### Work to be completed:
Set out exactly every line of the entries below, starting at the line that holds "Drug B — 518/1045 hospitalisations" and stopping after the line that holds "Pooling across engagement".

### Information shown:
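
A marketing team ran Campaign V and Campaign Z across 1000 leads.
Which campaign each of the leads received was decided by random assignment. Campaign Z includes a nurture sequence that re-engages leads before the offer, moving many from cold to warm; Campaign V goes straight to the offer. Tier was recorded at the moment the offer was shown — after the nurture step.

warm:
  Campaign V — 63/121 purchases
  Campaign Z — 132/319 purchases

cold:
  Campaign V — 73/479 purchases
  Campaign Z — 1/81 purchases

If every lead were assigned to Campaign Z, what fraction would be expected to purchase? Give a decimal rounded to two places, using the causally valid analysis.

Engagement tier lies on the pathway campaign → engagement tier → outcome, so adjusting for it blocks the indirect effect. For the total causal effect of campaign, use the unadjusted pooled rates.
So P(outcome | do(Campaign Z)) is just the pooled rate for Campaign Z: 133/400 = 0.333.

0.33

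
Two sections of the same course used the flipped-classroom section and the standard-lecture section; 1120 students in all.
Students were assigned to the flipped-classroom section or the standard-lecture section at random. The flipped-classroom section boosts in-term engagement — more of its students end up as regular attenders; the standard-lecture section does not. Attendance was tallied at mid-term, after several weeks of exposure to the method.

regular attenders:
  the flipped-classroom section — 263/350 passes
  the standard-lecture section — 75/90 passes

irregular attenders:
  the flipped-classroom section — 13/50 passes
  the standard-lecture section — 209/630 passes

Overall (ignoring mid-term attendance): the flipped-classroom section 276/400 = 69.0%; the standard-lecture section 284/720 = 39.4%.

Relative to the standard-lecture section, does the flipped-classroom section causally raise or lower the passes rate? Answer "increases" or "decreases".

Mid-term attendance is downstream of the teaching method. One should not condition on a consequence of treatment, so the overall rates are the right comparison.
Pooled: the flipped-classroom section 69.0% vs the standard-lecture section 39.4%; the flipped-classroom section is higher overall.

increases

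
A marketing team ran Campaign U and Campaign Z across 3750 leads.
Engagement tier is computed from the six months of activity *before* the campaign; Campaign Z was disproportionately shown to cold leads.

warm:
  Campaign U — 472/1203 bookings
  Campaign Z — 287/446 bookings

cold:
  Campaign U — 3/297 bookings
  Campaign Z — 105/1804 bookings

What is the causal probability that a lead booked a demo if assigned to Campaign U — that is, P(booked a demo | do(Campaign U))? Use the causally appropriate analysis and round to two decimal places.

Nothing the campaign does changes engagement tier; the imbalance is an allocation artefact. With engagement tier also predicting the outcome, the pooled figure is confounded, and the within-stratum comparison is the causal one.
Standardising Campaign U to the population engagement tier mix: 0.440·472/1203 + 0.560·3/297 = 0.178.

0.18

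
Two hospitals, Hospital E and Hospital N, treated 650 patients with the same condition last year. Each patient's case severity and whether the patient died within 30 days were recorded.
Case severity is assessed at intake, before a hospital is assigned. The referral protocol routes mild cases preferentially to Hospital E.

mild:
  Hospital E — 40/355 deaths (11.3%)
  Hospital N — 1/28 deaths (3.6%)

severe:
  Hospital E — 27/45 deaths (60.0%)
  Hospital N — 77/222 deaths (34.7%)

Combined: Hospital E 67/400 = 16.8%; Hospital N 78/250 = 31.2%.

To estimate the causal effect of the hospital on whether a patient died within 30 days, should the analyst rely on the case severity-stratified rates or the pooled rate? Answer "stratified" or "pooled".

stratified

Within every case severity level Hospital N has the lower rate, yet pooled Hospital E does — Simpson's reversal.
Here case severity is a common cause — it drives both which hospital a case falls under and the outcome. The crude comparison mixes populations; the stratum-specific rates are the causally relevant ones.
Within each level — mild: 11.3% vs 3.6%; severe: 60.0% vs 34.7% — Hospital N is lower every time.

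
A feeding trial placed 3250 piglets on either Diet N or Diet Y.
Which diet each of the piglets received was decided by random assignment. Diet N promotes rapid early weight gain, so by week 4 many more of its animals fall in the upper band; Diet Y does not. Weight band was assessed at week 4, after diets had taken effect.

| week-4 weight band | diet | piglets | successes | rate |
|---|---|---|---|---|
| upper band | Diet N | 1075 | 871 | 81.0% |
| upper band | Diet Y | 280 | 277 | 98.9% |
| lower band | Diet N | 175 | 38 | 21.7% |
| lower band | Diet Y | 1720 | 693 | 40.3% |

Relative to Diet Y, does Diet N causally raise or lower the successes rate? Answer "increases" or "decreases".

increases

Week-4 weight band here is a post-treatment variable shaped by the diet; conditioning on it would introduce bias rather than remove it. The overall comparison is the causal one.
Pooled: Diet N 72.7% vs Diet Y 48.5%; Diet N is higher overall.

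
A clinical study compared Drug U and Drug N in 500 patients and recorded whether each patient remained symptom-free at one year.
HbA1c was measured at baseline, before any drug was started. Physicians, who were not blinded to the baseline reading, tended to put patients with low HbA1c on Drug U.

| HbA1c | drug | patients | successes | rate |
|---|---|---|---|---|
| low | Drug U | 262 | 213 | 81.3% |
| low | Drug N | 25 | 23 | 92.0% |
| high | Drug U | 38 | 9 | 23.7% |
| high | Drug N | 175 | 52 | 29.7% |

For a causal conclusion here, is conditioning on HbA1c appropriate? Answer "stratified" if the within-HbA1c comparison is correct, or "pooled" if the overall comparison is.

HbA1c differs across drugs for reasons unrelated to any effect of the drug itself, and it separately predicts the outcome — a classic confounder. We must compare within HbA1c levels.
Within each level — low: 81.3% vs 92.0%; high: 23.7% vs 29.7% — Drug N is higher every time.

stratified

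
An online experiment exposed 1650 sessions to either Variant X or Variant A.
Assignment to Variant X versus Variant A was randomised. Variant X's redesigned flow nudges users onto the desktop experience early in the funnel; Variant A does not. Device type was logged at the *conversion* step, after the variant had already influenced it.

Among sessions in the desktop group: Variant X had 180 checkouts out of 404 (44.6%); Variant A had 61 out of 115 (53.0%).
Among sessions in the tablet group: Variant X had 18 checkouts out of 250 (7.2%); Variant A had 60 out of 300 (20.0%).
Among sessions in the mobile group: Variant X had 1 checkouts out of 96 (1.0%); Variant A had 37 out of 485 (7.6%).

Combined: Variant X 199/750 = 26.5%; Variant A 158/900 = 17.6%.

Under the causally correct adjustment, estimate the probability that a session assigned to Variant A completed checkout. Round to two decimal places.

0.18

Device type is recorded after the variant and is itself shifted by it — it sits on the causal path from variant to outcome. Conditioning on a mediator would strip out part of the effect we want; the pooled comparison gives the total causal effect.
So P(outcome | do(Variant A)) is just the pooled rate for Variant A: 158/900 = 0.176.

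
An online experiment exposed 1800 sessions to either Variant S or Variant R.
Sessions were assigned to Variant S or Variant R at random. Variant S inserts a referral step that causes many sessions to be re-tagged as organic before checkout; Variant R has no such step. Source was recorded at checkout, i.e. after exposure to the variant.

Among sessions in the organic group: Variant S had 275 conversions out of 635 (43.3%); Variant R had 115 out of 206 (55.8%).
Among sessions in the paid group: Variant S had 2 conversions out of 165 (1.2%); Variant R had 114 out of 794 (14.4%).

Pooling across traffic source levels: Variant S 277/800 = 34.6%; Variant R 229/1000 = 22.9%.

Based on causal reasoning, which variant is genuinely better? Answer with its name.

Traffic source lies on the pathway variant → traffic source → outcome, so adjusting for it blocks the indirect effect. For the total causal effect of variant, use the unadjusted pooled rates.
Pooled: Variant S 34.6% vs Variant R 22.9%; Variant S is higher overall.

Variant S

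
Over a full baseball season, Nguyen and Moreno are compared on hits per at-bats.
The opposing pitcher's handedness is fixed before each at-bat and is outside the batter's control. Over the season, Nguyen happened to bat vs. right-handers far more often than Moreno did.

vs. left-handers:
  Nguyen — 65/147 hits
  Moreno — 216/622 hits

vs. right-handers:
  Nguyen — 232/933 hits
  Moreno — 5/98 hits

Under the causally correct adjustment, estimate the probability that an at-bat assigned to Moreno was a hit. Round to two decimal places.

Nothing the player does changes pitcher handedness; the imbalance is an allocation artefact. With pitcher handedness also predicting the outcome, the pooled figure is confounded, and the within-stratum comparison is the causal one.
Standardising Moreno to the population pitcher handedness mix: 0.427·216/622 + 0.573·5/98 = 0.178.

0.18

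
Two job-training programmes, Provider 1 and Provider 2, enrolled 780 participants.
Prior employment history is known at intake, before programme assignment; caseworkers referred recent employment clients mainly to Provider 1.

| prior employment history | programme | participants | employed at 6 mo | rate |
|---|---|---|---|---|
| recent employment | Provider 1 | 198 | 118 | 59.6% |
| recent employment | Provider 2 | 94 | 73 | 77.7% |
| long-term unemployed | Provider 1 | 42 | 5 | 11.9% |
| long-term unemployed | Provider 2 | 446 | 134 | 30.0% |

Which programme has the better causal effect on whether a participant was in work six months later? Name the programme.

The stratified and pooled comparisons disagree (Provider 2 wins within each prior employment history; Provider 1 wins overall), so the answer turns on the causal role of prior employment history.
The imbalance in prior employment history arose from how participants were allocated, not from anything the programme did; and prior employment history independently affects the outcome. The pooled gap is confounded — condition on prior employment history.
Within each level — recent employment: 59.6% vs 77.7%; long-term unemployed: 11.9% vs 30.0% — Provider 2 is higher every time.

Provider 2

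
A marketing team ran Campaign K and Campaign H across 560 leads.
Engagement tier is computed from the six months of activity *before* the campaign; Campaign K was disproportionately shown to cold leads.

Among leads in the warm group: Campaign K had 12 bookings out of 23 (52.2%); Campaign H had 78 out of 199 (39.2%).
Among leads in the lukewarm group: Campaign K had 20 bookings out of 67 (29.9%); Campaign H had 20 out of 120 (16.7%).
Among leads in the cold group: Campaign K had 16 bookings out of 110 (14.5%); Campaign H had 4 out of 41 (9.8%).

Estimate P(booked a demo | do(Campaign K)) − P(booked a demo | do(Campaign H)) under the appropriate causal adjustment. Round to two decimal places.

Campaign K is higher inside every engagement tier stratum but Campaign H is higher in aggregate. Whether to stratify depends on how engagement tier relates to the campaign.
Engagement tier differs across campaigns for reasons unrelated to any effect of the campaign itself, and it separately predicts the outcome — a classic confounder. We must compare within engagement tier levels.
Adjusting over the population distribution of engagement tier: 0.396·(0.522−0.392) + 0.334·(0.299−0.167) + 0.270·(0.145−0.098) = +0.108.

+0.11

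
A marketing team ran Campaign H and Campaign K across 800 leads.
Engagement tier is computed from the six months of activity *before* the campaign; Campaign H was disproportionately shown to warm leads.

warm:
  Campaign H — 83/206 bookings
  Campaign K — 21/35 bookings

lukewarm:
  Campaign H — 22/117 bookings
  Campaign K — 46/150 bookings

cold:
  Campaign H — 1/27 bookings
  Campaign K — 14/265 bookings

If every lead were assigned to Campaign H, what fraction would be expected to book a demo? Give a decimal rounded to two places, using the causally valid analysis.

0.20

Engagement tier satisfies the back-door criterion: it is not a descendant of the campaign, and it blocks the spurious path from campaign to outcome. Adjusting for it (i.e., using the within-engagement tier rates) gives the causal effect.
Standardising Campaign H to the population engagement tier mix: 0.301·83/206 + 0.334·22/117 + 0.365·1/27 = 0.198.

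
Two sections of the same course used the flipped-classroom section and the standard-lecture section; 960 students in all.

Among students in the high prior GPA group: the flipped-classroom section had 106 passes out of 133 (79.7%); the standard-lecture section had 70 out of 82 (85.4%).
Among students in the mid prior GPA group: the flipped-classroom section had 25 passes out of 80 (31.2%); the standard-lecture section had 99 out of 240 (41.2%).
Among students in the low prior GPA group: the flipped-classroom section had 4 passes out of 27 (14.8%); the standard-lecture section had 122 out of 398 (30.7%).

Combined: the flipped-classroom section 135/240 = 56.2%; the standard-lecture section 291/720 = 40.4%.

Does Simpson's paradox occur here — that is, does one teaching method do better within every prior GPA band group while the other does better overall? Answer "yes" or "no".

Within each prior GPA band level (high prior GPA 79.7% vs 85.4%; mid prior GPA 31.2% vs 41.2%; low prior GPA 14.8% vs 30.7%), the standard-lecture section has the higher rate every time. Pooled: 56.2% vs 40.4% — the flipped-classroom section has the higher rate overall. The two comparisons disagree.

yes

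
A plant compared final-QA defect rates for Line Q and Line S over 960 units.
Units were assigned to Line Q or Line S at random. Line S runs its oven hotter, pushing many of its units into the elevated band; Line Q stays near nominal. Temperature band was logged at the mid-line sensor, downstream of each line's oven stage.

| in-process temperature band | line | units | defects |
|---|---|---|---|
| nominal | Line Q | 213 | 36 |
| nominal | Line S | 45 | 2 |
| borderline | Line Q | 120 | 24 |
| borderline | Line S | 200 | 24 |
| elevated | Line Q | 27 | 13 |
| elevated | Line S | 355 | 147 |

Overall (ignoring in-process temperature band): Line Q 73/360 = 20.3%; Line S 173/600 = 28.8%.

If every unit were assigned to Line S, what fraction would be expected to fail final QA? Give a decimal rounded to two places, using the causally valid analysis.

0.29

Because the line influences in-process temperature band, in-process temperature band is a post-treatment mediator, not a confounder. Stratifying on it would bias the estimate; the causal effect is the crude pooled difference.
So P(outcome | do(Line S)) is just the pooled rate for Line S: 173/600 = 0.288.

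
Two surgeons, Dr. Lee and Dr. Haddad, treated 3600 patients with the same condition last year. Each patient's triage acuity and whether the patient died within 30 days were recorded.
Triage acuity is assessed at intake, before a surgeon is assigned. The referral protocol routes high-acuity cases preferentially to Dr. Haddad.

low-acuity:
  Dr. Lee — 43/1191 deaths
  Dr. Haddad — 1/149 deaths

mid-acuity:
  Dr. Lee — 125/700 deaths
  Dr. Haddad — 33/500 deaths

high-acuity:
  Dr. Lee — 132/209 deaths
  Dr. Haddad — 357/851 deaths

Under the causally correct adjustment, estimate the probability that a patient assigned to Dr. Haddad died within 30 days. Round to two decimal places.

0.15

Dr. Haddad is lower inside every triage acuity stratum but Dr. Lee is lower in aggregate. Whether to stratify depends on how triage acuity relates to the surgeon.
Since triage acuity is a pre-existing factor (not a product of the surgeon) and it affects the outcome on its own, it is a confounder. The stratified rates, not the pooled rate, identify the causal effect.
Standardising Dr. Haddad to the population triage acuity mix: 0.372·1/149 + 0.333·33/500 + 0.294·357/851 = 0.148.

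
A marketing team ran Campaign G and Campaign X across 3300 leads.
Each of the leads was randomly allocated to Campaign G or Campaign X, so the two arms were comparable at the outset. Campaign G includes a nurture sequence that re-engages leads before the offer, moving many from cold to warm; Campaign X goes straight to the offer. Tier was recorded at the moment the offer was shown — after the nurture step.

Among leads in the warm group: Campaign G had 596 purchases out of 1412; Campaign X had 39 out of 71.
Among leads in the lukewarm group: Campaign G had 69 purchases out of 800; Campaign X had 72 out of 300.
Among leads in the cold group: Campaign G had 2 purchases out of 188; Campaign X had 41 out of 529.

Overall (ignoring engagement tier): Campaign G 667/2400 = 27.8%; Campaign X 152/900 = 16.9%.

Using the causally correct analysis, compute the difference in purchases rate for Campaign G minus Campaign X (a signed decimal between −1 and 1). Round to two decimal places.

Engagement tier lies on the pathway campaign → engagement tier → outcome, so adjusting for it blocks the indirect effect. For the total causal effect of campaign, use the unadjusted pooled rates.
The causal difference is the pooled difference: 0.278 − 0.169 = +0.109.

+0.11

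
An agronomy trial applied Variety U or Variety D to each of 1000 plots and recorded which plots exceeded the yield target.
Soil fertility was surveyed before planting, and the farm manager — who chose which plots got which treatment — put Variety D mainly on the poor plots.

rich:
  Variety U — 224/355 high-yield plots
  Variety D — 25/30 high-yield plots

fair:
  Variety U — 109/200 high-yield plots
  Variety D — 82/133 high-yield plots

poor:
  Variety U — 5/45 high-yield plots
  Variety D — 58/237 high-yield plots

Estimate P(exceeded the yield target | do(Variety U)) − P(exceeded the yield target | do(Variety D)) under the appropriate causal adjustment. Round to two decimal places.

-0.14

The soil fertility-specific comparison favours Variety D throughout, but the pooled figures favour Variety U. The question is whether to condition on soil fertility.
Soil fertility is set before the variety has any effect — it is not caused by the variety — and it independently drives the outcome. That makes it a confounder, so the causal comparison is within soil fertility levels.
Adjusting over the population distribution of soil fertility: 0.385·(0.631−0.833) + 0.333·(0.545−0.617) + 0.282·(0.111−0.245) = -0.139.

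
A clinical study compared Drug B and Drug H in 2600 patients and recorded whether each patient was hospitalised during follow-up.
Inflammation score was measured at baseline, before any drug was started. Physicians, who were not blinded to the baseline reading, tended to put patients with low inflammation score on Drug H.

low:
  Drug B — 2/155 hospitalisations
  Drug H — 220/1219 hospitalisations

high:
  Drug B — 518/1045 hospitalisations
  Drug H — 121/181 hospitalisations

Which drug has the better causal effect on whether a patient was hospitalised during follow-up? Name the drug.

Drug B

Inflammation score satisfies the back-door criterion: it is not a descendant of the drug, and it blocks the spurious path from drug to outcome. Adjusting for it (i.e., using the within-inflammation score rates) gives the causal effect.
Within each level — low: 1.3% vs 18.0%; high: 49.6% vs 66.9% — Drug B is lower every time.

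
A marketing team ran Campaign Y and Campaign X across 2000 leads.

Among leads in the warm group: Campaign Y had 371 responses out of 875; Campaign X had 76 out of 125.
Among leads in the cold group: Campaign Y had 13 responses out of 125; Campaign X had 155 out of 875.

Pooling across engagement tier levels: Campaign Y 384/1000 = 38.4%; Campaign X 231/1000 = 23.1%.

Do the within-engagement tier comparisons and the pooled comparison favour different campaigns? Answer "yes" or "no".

yes

Within each engagement tier level (warm 42.4% vs 60.8%; cold 10.4% vs 17.7%), Campaign X has the higher rate every time. Pooled: 38.4% vs 23.1% — Campaign Y has the higher rate overall. The two comparisons disagree.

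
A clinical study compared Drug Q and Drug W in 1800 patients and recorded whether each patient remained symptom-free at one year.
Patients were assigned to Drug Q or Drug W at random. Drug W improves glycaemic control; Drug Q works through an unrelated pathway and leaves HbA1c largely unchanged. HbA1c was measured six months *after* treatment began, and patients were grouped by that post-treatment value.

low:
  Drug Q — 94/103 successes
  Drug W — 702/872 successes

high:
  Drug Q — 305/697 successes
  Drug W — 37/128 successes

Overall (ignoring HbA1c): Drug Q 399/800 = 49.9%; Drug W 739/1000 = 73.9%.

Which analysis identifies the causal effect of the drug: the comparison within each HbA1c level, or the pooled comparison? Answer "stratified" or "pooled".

The HbA1c-specific comparison favours Drug Q throughout, but the pooled figures favour Drug W. The question is whether to condition on HbA1c.
HbA1c here is a post-treatment variable shaped by the drug; conditioning on it would introduce bias rather than remove it. The overall comparison is the causal one.
Pooled: Drug Q 49.9% vs Drug W 73.9%; Drug W is higher overall.

pooled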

### Solution:
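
  Drug B — 518/1045 hospitalisations
  Drug H — 121/181 hospitalisations

Which drug has the better causal effect on whether a patient was hospitalised during follow-up? Name the drug.

Drug B

Inflammation score satisfies the back-door criterion: it is not a descendant of the drug, and it blocks the spurious path from drug to outcome. Adjusting for it (i.e., using the within-inflammation score rates) gives the causal effect.
Within each level — low: 1.3% vs 18.0%; high: 49.6% vs 66.9% — Drug B is lower every time.

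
A marketing team ran Campaign Y and Campaign X across 2000 leads.

Among leads in the warm group: Campaign Y had 371 responses out of 875; Campaign X had 76 out of 125.
Among leads in the cold group: Campaign Y had 13 responses out of 125; Campaign X had 155 out of 875.

Pooling across engagement tier levels: Campaign Y 384/1000 = 38.4%; Campaign X 231/1000 = 23.1%.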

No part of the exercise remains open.